[PROVIDED MATERIAL Boundary: Start]

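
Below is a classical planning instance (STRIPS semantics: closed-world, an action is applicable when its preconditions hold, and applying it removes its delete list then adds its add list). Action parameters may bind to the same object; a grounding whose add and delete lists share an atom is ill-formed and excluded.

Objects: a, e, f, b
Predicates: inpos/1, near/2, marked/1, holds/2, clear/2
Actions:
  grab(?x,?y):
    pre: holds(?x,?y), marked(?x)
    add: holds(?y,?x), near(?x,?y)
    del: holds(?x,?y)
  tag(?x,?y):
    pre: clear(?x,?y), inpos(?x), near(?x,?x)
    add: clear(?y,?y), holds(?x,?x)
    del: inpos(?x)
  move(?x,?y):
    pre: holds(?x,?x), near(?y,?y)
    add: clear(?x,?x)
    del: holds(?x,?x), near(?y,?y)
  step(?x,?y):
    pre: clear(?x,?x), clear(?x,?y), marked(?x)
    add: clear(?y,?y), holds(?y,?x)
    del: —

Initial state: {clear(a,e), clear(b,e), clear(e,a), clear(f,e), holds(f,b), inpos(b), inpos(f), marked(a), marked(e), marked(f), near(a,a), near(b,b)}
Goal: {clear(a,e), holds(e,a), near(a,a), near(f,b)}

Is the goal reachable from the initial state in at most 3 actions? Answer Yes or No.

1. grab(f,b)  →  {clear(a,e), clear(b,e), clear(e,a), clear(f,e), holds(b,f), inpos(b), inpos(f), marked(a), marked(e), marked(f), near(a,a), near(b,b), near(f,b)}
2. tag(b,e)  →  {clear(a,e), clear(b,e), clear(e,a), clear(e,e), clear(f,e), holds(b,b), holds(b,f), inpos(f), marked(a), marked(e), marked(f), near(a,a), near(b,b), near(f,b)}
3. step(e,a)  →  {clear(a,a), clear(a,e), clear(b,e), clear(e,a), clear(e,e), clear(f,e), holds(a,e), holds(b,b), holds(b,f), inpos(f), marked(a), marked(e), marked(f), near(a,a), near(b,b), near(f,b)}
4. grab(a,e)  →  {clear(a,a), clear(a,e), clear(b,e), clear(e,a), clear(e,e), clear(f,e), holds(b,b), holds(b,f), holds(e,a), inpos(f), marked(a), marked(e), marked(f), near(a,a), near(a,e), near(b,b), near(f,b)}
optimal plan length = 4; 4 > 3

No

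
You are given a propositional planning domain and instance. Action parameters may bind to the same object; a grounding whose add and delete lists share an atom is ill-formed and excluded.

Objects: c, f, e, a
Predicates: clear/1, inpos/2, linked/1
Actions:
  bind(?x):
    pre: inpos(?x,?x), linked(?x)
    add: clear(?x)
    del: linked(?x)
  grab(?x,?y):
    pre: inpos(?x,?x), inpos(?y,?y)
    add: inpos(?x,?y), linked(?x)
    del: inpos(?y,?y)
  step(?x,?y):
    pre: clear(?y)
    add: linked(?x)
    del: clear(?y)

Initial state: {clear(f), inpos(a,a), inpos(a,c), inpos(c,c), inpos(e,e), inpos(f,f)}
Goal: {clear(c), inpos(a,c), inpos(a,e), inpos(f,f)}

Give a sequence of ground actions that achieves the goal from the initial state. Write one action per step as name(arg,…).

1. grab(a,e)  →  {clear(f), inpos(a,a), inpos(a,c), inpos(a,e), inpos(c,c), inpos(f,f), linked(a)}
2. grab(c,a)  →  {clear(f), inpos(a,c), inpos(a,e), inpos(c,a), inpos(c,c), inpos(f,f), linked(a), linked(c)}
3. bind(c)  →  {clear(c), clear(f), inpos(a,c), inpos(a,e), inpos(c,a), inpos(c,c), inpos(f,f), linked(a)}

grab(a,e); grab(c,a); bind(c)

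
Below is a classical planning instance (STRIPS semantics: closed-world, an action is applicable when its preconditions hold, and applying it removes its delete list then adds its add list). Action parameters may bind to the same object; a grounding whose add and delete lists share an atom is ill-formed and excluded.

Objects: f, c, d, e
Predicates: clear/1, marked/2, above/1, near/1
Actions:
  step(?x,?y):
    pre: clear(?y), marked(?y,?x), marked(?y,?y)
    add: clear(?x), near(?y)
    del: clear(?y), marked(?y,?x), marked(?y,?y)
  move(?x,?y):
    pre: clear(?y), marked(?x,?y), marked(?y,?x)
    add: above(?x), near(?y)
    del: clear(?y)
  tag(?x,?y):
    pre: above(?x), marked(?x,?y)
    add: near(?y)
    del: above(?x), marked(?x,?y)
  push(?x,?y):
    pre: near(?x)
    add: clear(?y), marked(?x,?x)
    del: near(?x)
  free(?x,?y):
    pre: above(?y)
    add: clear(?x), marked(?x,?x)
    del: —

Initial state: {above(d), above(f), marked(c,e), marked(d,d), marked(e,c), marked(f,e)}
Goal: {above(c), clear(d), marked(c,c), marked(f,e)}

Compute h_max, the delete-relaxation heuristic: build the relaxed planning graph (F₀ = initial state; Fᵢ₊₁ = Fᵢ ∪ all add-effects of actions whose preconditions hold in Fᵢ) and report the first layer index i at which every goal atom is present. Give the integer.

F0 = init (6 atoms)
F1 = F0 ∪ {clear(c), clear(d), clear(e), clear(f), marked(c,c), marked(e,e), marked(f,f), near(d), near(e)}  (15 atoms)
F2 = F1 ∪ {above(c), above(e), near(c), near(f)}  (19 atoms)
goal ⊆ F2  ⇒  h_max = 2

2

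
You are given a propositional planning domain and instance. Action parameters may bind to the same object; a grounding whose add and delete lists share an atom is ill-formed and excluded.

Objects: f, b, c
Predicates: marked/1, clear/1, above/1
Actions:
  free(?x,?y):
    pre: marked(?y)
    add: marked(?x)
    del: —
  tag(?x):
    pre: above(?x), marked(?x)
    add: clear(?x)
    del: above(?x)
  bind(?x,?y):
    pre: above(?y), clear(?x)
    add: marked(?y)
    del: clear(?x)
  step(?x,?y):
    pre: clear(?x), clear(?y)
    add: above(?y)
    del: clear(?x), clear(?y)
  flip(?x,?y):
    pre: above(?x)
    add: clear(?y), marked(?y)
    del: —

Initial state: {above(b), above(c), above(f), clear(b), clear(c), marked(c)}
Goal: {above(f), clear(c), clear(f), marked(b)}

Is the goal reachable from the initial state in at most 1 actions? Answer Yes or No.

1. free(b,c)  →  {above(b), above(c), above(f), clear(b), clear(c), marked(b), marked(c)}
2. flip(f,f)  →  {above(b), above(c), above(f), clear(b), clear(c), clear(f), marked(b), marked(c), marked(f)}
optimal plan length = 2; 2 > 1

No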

[PROVIDED MATERIAL Boundary: End]
[PROVIDED MATERIAL Boundary: Start]

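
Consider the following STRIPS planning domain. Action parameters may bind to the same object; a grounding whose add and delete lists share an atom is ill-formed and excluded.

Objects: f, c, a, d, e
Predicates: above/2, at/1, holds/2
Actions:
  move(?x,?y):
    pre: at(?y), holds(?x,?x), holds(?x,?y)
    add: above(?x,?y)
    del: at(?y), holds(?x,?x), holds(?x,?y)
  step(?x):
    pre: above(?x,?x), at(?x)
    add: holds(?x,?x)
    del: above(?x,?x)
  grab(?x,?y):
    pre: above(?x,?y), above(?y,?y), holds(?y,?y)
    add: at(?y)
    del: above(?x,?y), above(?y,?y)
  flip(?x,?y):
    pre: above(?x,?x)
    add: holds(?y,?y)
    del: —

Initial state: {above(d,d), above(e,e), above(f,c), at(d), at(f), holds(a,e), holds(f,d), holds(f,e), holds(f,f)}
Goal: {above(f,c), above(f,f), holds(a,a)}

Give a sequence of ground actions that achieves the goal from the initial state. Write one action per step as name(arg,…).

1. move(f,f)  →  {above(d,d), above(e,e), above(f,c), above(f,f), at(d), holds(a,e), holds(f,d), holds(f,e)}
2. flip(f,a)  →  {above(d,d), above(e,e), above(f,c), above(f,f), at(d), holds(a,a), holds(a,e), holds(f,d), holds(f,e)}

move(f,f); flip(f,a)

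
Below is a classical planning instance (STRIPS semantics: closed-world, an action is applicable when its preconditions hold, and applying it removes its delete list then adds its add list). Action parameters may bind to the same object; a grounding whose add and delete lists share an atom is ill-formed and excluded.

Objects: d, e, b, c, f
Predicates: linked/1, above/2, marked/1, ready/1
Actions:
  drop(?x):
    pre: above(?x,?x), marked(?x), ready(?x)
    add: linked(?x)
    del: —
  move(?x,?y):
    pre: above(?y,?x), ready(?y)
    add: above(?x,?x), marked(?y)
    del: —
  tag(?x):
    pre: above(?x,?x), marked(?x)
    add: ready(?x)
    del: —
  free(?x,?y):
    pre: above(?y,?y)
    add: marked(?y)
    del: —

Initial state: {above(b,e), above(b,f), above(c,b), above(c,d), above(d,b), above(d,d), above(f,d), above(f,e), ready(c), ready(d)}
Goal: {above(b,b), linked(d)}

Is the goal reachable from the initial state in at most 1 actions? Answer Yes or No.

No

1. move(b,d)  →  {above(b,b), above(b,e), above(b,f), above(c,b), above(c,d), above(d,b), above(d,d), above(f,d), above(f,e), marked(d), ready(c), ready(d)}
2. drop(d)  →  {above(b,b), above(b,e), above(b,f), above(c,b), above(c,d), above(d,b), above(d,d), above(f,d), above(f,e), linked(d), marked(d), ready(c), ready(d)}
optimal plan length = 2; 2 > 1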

[PROVIDED MATERIAL Boundary: End]

_TASK GOAL:_ List the lines of the entries that include "Objects".

_RESULT BELOW:_
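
Objects: a, e, f, b
Objects: c, f, e, a
Objects: f, c, d, e
Objects: f, b, c
Objects: f, c, a, d, e
Objects: d, e, b, c, f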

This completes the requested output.